(Data extracted from a collection)
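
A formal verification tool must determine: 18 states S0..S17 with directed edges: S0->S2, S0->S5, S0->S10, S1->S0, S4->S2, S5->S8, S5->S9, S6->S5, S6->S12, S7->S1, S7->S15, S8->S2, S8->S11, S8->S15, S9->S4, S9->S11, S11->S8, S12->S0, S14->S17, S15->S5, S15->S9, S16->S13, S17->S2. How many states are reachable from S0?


BFS from S0:
  layer 0: {S0}
  layer 1: {S2, S5, S10}
  layer 2: {S8, S9}
  layer 3: {S4, S11, S15}
Reachable set: {S0, S2, S4, S5, S8, S9, S10, S11, S15}
Count = 9

9


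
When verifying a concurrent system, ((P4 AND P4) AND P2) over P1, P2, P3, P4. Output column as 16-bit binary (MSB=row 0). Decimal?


Formula: ((P4 AND P4) AND P2) over P1, P2, P3, P4 (16 rows)
Evaluate each row (bits = P1,P2,P3,P4, MSB first):
  row 0 [0000]: ((0 AND 0) AND 0) -> 0
  row 1 [0001]: ((1 AND 1) AND 0) -> 0
  row 2 [0010]: ((0 AND 0) AND 0) -> 0
  row 3 [0011]: ((1 AND 1) AND 0) -> 0
  row 4 [0100]: ((0 AND 0) AND 1) -> 0
  row 5 [0101]: ((1 AND 1) AND 1) -> 1
  row 6 [0110]: ((0 AND 0) AND 1) -> 0
  row 7 [0111]: ((1 AND 1) AND 1) -> 1
  row 8 [1000]: ((0 AND 0) AND 0) -> 0
  row 9 [1001]: ((1 AND 1) AND 0) -> 0
  row 10 [1010]: ((0 AND 0) AND 0) -> 0
  row 11 [1011]: ((1 AND 1) AND 0) -> 0
  row 12 [1100]: ((0 AND 0) AND 1) -> 0
  row 13 [1101]: ((1 AND 1) AND 1) -> 1
  row 14 [1110]: ((0 AND 0) AND 1) -> 0
  row 15 [1111]: ((1 AND 1) AND 1) -> 1
Full result column, 4 rows per line (P1,P2 fixed per line; P3,P4 runs 00..11 left to right):
  rows 0-3 [P1,P2=00]: 0000  = hex 0
  rows 4-7 [P1,P2=01]: 0101  = hex 5
  rows 8-11 [P1,P2=10]: 0000  = hex 0
  rows 12-15 [P1,P2=11]: 0101  = hex 5
Output column (row 0 .. row 15) = 0000010100000101
Output column grouped in 4s = 0000 0101 0000 0101 = 0x0505
Convert to decimal digit by digit (value = value*16 + digit):
  0 -> 0
  0*16 + 5 = 5
  5*16 + 0 = 80
  80*16 + 5 = 1285
Decimal = 1285

1285


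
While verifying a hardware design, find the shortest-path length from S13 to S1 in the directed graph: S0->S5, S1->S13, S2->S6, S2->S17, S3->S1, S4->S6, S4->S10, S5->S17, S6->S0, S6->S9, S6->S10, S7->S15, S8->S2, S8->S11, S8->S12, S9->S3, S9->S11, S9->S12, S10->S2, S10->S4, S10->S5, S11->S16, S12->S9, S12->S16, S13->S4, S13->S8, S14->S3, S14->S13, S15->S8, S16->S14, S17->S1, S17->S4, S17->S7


BFS layer-by-layer from S13:
  dist 0: {S13}
  dist 1: {S4, S8}
  dist 2: {S2, S6, S10, S11, S12}
  dist 3: {S0, S5, S9, S16, S17}
  dist 4: {S1, S3, S7, S14}
  -> S1 reached at distance 4
Shortest path length = 4

4


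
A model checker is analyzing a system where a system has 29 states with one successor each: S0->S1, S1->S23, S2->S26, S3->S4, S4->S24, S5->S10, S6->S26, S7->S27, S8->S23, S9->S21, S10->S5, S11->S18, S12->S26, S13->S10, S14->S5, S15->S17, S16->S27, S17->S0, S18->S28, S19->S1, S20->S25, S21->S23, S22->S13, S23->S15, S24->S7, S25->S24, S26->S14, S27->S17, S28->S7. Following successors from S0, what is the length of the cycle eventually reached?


Trace from S0 until a state repeats:
  S0 -> S1 -> S23 -> S15 -> S17 -> S0
S0 first seen at step 0, revisited at step 5.
Cycle length = 5 - 0 = 5

5


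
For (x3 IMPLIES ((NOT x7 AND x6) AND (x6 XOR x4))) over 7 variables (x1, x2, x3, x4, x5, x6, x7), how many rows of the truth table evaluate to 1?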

#### What you need to do
Each line from the one containing "A model checker" through the end of the entries, both included, is to be returned exactly, with no other lines.

#### Response to this exercise
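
A model checker is analyzing a system where a system has 29 states with one successor each: S0->S1, S1->S23, S2->S26, S3->S4, S4->S24, S5->S10, S6->S26, S7->S27, S8->S23, S9->S21, S10->S5, S11->S18, S12->S26, S13->S10, S14->S5, S15->S17, S16->S27, S17->S0, S18->S28, S19->S1, S20->S25, S21->S23, S22->S13, S23->S15, S24->S7, S25->S24, S26->S14, S27->S17, S28->S7. Following successors from S0, what is the length of the cycle eventually reached?


Trace from S0 until a state repeats:
  S0 -> S1 -> S23 -> S15 -> S17 -> S0
S0 first seen at step 0, revisited at step 5.
Cycle length = 5 - 0 = 5

5


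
For (x3 IMPLIES ((NOT x7 AND x6) AND (x6 XOR x4))) over 7 variables (x1, x2, x3, x4, x5, x6, x7), how many rows of the truth table evaluate to 1?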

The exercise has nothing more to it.